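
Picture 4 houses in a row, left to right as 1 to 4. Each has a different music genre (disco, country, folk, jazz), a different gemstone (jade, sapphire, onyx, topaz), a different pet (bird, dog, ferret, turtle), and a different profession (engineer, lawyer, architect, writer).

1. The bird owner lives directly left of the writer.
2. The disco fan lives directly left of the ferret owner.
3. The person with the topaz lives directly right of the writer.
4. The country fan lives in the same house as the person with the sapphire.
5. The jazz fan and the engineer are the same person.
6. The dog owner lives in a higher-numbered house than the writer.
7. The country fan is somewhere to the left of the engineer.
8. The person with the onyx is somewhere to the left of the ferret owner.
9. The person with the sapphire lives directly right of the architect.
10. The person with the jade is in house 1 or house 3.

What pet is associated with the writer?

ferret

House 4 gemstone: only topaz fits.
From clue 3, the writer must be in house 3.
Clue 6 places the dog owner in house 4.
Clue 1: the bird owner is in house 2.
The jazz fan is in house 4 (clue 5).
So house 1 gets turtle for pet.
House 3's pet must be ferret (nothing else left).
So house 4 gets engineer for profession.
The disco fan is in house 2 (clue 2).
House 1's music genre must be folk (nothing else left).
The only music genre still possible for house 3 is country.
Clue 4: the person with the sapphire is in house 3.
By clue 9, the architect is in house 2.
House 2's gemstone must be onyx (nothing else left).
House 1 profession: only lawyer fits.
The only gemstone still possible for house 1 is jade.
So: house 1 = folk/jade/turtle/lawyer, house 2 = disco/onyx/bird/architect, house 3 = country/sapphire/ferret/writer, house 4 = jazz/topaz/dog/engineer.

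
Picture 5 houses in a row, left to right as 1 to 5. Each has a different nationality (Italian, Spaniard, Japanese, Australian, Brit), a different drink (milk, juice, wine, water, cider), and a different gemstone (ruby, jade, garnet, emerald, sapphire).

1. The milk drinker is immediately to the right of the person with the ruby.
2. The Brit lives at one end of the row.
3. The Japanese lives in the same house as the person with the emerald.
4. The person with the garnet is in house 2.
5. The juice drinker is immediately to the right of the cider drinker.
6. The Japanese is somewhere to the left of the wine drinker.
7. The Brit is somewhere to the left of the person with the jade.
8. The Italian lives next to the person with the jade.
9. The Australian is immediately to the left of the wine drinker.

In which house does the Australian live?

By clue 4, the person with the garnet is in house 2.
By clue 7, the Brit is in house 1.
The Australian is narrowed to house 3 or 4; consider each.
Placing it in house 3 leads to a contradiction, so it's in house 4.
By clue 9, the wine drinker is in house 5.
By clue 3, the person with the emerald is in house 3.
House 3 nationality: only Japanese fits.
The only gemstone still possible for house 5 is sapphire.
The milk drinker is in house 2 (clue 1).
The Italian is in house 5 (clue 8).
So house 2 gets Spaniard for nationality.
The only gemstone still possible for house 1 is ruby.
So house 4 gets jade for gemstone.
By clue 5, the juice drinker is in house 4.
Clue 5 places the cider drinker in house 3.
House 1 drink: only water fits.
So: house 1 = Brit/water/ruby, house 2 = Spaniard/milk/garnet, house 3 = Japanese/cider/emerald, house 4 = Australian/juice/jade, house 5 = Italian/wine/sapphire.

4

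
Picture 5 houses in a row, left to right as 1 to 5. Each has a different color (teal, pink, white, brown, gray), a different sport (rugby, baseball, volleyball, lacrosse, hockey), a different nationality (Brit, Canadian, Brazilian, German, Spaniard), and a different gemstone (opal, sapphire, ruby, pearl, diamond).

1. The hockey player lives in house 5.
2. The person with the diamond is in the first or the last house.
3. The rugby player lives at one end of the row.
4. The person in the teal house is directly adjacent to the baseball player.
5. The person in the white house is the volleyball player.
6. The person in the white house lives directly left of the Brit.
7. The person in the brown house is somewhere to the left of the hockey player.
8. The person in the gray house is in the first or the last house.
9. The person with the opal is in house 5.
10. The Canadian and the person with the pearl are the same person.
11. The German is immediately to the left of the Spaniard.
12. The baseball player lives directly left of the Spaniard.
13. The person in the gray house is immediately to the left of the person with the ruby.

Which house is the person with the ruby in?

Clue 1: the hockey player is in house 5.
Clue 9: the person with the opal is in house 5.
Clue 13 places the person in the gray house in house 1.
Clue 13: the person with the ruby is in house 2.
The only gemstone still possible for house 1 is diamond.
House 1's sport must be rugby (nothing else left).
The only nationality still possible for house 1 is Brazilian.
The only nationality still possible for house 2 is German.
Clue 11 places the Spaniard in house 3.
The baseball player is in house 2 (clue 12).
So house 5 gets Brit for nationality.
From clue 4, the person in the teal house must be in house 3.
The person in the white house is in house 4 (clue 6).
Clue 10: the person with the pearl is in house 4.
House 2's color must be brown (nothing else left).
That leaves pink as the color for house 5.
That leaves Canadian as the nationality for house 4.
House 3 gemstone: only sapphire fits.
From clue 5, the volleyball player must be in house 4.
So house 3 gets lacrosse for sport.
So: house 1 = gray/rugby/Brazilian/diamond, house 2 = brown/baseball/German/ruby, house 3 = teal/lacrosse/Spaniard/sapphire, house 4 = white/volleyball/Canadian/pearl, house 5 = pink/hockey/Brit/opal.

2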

WHAT TO WORK ON: Please return all lines above in which the string "right" is found.

EXPECTED ANSWER:
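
Picture 4 houses in a row, left to right as 1 to 4. Each has a different music genre (disco, country, folk, jazz), a different gemstone (jade, sapphire, onyx, topaz), a different pet (bird, dog, ferret, turtle), and a different profession (engineer, lawyer, architect, writer).
3. The person with the topaz lives directly right of the writer.
9. The person with the sapphire lives directly right of the architect.
Picture 5 houses in a row, left to right as 1 to 5. Each has a different nationality (Italian, Spaniard, Japanese, Australian, Brit), a different drink (milk, juice, wine, water, cider), and a different gemstone (ruby, jade, garnet, emerald, sapphire).
1. The milk drinker is immediately to the right of the person with the ruby.
5. The juice drinker is immediately to the right of the cider drinker.
Picture 5 houses in a row, left to right as 1 to 5. Each has a different color (teal, pink, white, brown, gray), a different sport (rugby, baseball, volleyball, lacrosse, hockey), a different nationality (Brit, Canadian, Brazilian, German, Spaniard), and a different gemstone (opal, sapphire, ruby, pearl, diamond).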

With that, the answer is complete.